» The data:

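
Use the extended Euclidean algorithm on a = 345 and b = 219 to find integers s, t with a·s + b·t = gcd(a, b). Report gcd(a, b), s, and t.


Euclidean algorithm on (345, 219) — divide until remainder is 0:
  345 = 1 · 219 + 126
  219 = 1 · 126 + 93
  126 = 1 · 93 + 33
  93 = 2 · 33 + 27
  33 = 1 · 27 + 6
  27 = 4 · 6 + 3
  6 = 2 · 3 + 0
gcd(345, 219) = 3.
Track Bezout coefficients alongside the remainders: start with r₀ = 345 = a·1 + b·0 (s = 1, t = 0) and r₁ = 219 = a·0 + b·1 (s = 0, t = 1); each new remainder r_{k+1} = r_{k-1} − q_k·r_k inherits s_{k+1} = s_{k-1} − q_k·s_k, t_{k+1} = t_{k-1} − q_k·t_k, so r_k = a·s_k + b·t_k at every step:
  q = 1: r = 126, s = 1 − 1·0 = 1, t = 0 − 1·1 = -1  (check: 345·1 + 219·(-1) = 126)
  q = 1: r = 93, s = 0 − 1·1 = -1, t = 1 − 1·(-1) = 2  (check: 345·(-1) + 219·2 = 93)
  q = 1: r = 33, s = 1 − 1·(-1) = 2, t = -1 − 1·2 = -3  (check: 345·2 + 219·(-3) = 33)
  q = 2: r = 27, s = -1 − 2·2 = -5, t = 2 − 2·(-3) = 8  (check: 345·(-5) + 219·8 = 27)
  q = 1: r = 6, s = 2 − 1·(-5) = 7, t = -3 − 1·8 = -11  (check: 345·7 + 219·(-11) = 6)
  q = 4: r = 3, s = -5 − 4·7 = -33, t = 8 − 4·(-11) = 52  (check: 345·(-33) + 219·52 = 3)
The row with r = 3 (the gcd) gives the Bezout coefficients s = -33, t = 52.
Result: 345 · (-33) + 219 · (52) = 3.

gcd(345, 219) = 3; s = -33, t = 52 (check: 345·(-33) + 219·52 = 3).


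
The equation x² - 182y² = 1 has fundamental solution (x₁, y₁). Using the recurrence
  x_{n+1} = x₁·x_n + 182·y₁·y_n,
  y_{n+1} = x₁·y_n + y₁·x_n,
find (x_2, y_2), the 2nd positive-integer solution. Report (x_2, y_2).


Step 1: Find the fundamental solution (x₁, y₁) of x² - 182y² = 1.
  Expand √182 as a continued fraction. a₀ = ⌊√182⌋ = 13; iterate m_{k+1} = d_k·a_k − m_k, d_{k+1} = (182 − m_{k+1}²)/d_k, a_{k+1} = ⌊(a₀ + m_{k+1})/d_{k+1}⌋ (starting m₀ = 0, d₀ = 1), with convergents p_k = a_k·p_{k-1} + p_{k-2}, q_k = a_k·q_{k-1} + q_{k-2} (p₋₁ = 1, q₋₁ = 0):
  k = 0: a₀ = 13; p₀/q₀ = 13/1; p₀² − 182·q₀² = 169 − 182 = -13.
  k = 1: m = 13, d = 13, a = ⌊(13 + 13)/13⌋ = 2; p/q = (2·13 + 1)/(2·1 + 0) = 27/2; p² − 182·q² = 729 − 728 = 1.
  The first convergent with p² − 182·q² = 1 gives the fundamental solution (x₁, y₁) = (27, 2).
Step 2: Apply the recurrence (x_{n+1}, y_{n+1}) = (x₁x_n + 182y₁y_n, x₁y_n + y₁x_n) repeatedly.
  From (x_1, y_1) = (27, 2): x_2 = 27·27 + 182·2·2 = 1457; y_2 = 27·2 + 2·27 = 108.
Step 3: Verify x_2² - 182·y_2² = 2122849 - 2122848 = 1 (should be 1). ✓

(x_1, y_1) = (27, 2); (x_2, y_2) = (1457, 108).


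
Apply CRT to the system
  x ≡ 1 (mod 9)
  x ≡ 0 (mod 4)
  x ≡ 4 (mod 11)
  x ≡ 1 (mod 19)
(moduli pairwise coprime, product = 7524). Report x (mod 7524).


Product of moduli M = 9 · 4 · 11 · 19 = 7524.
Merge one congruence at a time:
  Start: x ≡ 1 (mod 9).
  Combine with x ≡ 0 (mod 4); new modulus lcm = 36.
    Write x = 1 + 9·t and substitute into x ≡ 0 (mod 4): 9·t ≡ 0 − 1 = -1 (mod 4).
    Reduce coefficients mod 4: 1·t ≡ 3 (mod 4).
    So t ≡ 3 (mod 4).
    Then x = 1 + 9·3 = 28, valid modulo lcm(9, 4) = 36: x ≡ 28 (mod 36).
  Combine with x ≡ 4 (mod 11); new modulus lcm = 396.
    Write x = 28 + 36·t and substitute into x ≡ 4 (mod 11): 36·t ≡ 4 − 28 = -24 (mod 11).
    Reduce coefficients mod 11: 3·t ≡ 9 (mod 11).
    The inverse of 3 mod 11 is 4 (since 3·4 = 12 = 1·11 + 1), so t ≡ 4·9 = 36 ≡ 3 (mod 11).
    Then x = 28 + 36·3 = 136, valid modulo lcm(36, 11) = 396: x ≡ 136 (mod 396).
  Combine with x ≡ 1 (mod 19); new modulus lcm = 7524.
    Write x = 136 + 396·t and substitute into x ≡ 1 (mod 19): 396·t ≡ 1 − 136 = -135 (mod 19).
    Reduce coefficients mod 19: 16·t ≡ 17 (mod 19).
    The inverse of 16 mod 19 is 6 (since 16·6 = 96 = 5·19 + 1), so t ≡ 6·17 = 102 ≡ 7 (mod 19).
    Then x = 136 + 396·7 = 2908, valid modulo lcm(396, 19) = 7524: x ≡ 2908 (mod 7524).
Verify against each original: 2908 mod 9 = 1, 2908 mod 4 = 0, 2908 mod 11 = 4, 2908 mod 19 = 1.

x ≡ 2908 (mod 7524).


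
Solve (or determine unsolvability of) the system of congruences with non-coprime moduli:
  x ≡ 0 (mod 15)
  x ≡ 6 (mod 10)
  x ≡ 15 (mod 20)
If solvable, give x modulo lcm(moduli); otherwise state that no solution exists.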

» Exercise description: Please copy the material above without changing a single word.

» Task result:
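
Use the extended Euclidean algorithm on a = 345 and b = 219 to find integers s, t with a·s + b·t = gcd(a, b). Report gcd(a, b), s, and t.


Euclidean algorithm on (345, 219) — divide until remainder is 0:
  345 = 1 · 219 + 126
  219 = 1 · 126 + 93
  126 = 1 · 93 + 33
  93 = 2 · 33 + 27
  33 = 1 · 27 + 6
  27 = 4 · 6 + 3
  6 = 2 · 3 + 0
gcd(345, 219) = 3.
Track Bezout coefficients alongside the remainders: start with r₀ = 345 = a·1 + b·0 (s = 1, t = 0) and r₁ = 219 = a·0 + b·1 (s = 0, t = 1); each new remainder r_{k+1} = r_{k-1} − q_k·r_k inherits s_{k+1} = s_{k-1} − q_k·s_k, t_{k+1} = t_{k-1} − q_k·t_k, so r_k = a·s_k + b·t_k at every step:
  q = 1: r = 126, s = 1 − 1·0 = 1, t = 0 − 1·1 = -1  (check: 345·1 + 219·(-1) = 126)
  q = 1: r = 93, s = 0 − 1·1 = -1, t = 1 − 1·(-1) = 2  (check: 345·(-1) + 219·2 = 93)
  q = 1: r = 33, s = 1 − 1·(-1) = 2, t = -1 − 1·2 = -3  (check: 345·2 + 219·(-3) = 33)
  q = 2: r = 27, s = -1 − 2·2 = -5, t = 2 − 2·(-3) = 8  (check: 345·(-5) + 219·8 = 27)
  q = 1: r = 6, s = 2 − 1·(-5) = 7, t = -3 − 1·8 = -11  (check: 345·7 + 219·(-11) = 6)
  q = 4: r = 3, s = -5 − 4·7 = -33, t = 8 − 4·(-11) = 52  (check: 345·(-33) + 219·52 = 3)
The row with r = 3 (the gcd) gives the Bezout coefficients s = -33, t = 52.
Result: 345 · (-33) + 219 · (52) = 3.

gcd(345, 219) = 3; s = -33, t = 52 (check: 345·(-33) + 219·52 = 3).


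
The equation x² - 182y² = 1 has fundamental solution (x₁, y₁). Using the recurrence
  x_{n+1} = x₁·x_n + 182·y₁·y_n,
  y_{n+1} = x₁·y_n + y₁·x_n,
find (x_2, y_2), the 2nd positive-integer solution. Report (x_2, y_2).


Step 1: Find the fundamental solution (x₁, y₁) of x² - 182y² = 1.
  Expand √182 as a continued fraction. a₀ = ⌊√182⌋ = 13; iterate m_{k+1} = d_k·a_k − m_k, d_{k+1} = (182 − m_{k+1}²)/d_k, a_{k+1} = ⌊(a₀ + m_{k+1})/d_{k+1}⌋ (starting m₀ = 0, d₀ = 1), with convergents p_k = a_k·p_{k-1} + p_{k-2}, q_k = a_k·q_{k-1} + q_{k-2} (p₋₁ = 1, q₋₁ = 0):
  k = 0: a₀ = 13; p₀/q₀ = 13/1; p₀² − 182·q₀² = 169 − 182 = -13.
  k = 1: m = 13, d = 13, a = ⌊(13 + 13)/13⌋ = 2; p/q = (2·13 + 1)/(2·1 + 0) = 27/2; p² − 182·q² = 729 − 728 = 1.
  The first convergent with p² − 182·q² = 1 gives the fundamental solution (x₁, y₁) = (27, 2).
Step 2: Apply the recurrence (x_{n+1}, y_{n+1}) = (x₁x_n + 182y₁y_n, x₁y_n + y₁x_n) repeatedly.
  From (x_1, y_1) = (27, 2): x_2 = 27·27 + 182·2·2 = 1457; y_2 = 27·2 + 2·27 = 108.
Step 3: Verify x_2² - 182·y_2² = 2122849 - 2122848 = 1 (should be 1). ✓

(x_1, y_1) = (27, 2); (x_2, y_2) = (1457, 108).


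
Apply CRT to the system
  x ≡ 1 (mod 9)
  x ≡ 0 (mod 4)
  x ≡ 4 (mod 11)
  x ≡ 1 (mod 19)
(moduli pairwise coprime, product = 7524). Report x (mod 7524).


Product of moduli M = 9 · 4 · 11 · 19 = 7524.
Merge one congruence at a time:
  Start: x ≡ 1 (mod 9).
  Combine with x ≡ 0 (mod 4); new modulus lcm = 36.
    Write x = 1 + 9·t and substitute into x ≡ 0 (mod 4): 9·t ≡ 0 − 1 = -1 (mod 4).
    Reduce coefficients mod 4: 1·t ≡ 3 (mod 4).
    So t ≡ 3 (mod 4).
    Then x = 1 + 9·3 = 28, valid modulo lcm(9, 4) = 36: x ≡ 28 (mod 36).
  Combine with x ≡ 4 (mod 11); new modulus lcm = 396.
    Write x = 28 + 36·t and substitute into x ≡ 4 (mod 11): 36·t ≡ 4 − 28 = -24 (mod 11).
    Reduce coefficients mod 11: 3·t ≡ 9 (mod 11).
    The inverse of 3 mod 11 is 4 (since 3·4 = 12 = 1·11 + 1), so t ≡ 4·9 = 36 ≡ 3 (mod 11).
    Then x = 28 + 36·3 = 136, valid modulo lcm(36, 11) = 396: x ≡ 136 (mod 396).
  Combine with x ≡ 1 (mod 19); new modulus lcm = 7524.
    Write x = 136 + 396·t and substitute into x ≡ 1 (mod 19): 396·t ≡ 1 − 136 = -135 (mod 19).
    Reduce coefficients mod 19: 16·t ≡ 17 (mod 19).
    The inverse of 16 mod 19 is 6 (since 16·6 = 96 = 5·19 + 1), so t ≡ 6·17 = 102 ≡ 7 (mod 19).
    Then x = 136 + 396·7 = 2908, valid modulo lcm(396, 19) = 7524: x ≡ 2908 (mod 7524).
Verify against each original: 2908 mod 9 = 1, 2908 mod 4 = 0, 2908 mod 11 = 4, 2908 mod 19 = 1.

x ≡ 2908 (mod 7524).


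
Solve (or determine unsolvability of) the system of congruences with non-coprime moduli:
  x ≡ 0 (mod 15)
  x ≡ 6 (mod 10)
  x ≡ 15 (mod 20)
If solvable, give x modulo lcm(moduli); otherwise state that no solution exists.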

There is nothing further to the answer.